=== Required work ===
Print the listing below exactly, leaving nothing out.
..............................
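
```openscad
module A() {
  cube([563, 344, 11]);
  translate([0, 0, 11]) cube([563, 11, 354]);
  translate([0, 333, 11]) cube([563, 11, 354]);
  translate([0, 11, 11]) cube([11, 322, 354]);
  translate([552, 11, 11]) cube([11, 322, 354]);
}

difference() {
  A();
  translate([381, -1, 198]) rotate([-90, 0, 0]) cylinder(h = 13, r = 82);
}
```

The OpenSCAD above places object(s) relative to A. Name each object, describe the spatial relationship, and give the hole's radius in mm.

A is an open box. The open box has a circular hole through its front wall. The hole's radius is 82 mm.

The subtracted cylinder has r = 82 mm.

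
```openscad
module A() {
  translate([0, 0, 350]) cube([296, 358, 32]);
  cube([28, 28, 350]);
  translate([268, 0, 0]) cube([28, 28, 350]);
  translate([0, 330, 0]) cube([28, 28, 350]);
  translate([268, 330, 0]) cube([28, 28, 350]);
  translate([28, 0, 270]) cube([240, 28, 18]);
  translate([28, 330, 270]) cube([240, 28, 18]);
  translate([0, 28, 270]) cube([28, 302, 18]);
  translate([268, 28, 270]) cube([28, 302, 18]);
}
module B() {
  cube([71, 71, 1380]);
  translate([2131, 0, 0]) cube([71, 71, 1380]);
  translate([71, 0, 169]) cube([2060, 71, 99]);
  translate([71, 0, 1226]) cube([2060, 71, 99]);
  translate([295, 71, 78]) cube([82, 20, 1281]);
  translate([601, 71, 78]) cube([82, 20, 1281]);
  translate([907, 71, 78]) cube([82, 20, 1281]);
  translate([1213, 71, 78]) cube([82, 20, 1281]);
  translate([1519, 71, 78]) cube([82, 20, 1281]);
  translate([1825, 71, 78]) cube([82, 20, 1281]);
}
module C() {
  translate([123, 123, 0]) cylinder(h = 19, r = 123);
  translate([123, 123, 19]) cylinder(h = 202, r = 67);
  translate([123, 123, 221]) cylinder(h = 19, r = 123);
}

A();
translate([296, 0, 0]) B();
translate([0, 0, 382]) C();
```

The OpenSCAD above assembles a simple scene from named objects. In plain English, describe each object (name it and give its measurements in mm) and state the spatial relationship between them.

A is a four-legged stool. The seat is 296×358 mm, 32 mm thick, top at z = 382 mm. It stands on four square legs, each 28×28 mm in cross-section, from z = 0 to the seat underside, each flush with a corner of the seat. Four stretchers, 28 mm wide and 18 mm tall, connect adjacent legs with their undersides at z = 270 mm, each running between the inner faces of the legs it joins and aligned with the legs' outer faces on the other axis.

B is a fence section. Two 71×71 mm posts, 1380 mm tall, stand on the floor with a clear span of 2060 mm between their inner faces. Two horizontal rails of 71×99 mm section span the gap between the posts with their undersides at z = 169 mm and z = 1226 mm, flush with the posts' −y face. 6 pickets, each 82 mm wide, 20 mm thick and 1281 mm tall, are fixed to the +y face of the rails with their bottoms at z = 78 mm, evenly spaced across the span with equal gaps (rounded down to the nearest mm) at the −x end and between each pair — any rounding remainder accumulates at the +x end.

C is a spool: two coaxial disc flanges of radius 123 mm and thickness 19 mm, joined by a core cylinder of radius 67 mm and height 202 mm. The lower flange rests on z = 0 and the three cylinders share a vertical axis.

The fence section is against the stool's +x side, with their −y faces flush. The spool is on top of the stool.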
..............................
=== Response to the task ===
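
```openscad
module A() {
  cube([563, 344, 11]);
  translate([0, 0, 11]) cube([563, 11, 354]);
  translate([0, 333, 11]) cube([563, 11, 354]);
  translate([0, 11, 11]) cube([11, 322, 354]);
  translate([552, 11, 11]) cube([11, 322, 354]);
}

difference() {
  A();
  translate([381, -1, 198]) rotate([-90, 0, 0]) cylinder(h = 13, r = 82);
}
```

The OpenSCAD above places object(s) relative to A. Name each object, describe the spatial relationship, and give the hole's radius in mm.

A is an open box. The open box has a circular hole through its front wall. The hole's radius is 82 mm.

The subtracted cylinder has r = 82 mm.

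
```openscad
module A() {
  translate([0, 0, 350]) cube([296, 358, 32]);
  cube([28, 28, 350]);
  translate([268, 0, 0]) cube([28, 28, 350]);
  translate([0, 330, 0]) cube([28, 28, 350]);
  translate([268, 330, 0]) cube([28, 28, 350]);
  translate([28, 0, 270]) cube([240, 28, 18]);
  translate([28, 330, 270]) cube([240, 28, 18]);
  translate([0, 28, 270]) cube([28, 302, 18]);
  translate([268, 28, 270]) cube([28, 302, 18]);
}
module B() {
  cube([71, 71, 1380]);
  translate([2131, 0, 0]) cube([71, 71, 1380]);
  translate([71, 0, 169]) cube([2060, 71, 99]);
  translate([71, 0, 1226]) cube([2060, 71, 99]);
  translate([295, 71, 78]) cube([82, 20, 1281]);
  translate([601, 71, 78]) cube([82, 20, 1281]);
  translate([907, 71, 78]) cube([82, 20, 1281]);
  translate([1213, 71, 78]) cube([82, 20, 1281]);
  translate([1519, 71, 78]) cube([82, 20, 1281]);
  translate([1825, 71, 78]) cube([82, 20, 1281]);
}
module C() {
  translate([123, 123, 0]) cylinder(h = 19, r = 123);
  translate([123, 123, 19]) cylinder(h = 202, r = 67);
  translate([123, 123, 221]) cylinder(h = 19, r = 123);
}

A();
translate([296, 0, 0]) B();
translate([0, 0, 382]) C();
```

The OpenSCAD above assembles a simple scene from named objects. In plain English, describe each object (name it and give its measurements in mm) and state the spatial relationship between them.

A is a four-legged stool. The seat is 296×358 mm, 32 mm thick, top at z = 382 mm. It stands on four square legs, each 28×28 mm in cross-section, from z = 0 to the seat underside, each flush with a corner of the seat. Four stretchers, 28 mm wide and 18 mm tall, connect adjacent legs with their undersides at z = 270 mm, each running between the inner faces of the legs it joins and aligned with the legs' outer faces on the other axis.

B is a fence section. Two 71×71 mm posts, 1380 mm tall, stand on the floor with a clear span of 2060 mm between their inner faces. Two horizontal rails of 71×99 mm section span the gap between the posts with their undersides at z = 169 mm and z = 1226 mm, flush with the posts' −y face. 6 pickets, each 82 mm wide, 20 mm thick and 1281 mm tall, are fixed to the +y face of the rails with their bottoms at z = 78 mm, evenly spaced across the span with equal gaps (rounded down to the nearest mm) at the −x end and between each pair — any rounding remainder accumulates at the +x end.

C is a spool: two coaxial disc flanges of radius 123 mm and thickness 19 mm, joined by a core cylinder of radius 67 mm and height 202 mm. The lower flange rests on z = 0 and the three cylinders share a vertical axis.

The fence section is against the stool's +x side, with their −y faces flush. The spool is on top of the stool.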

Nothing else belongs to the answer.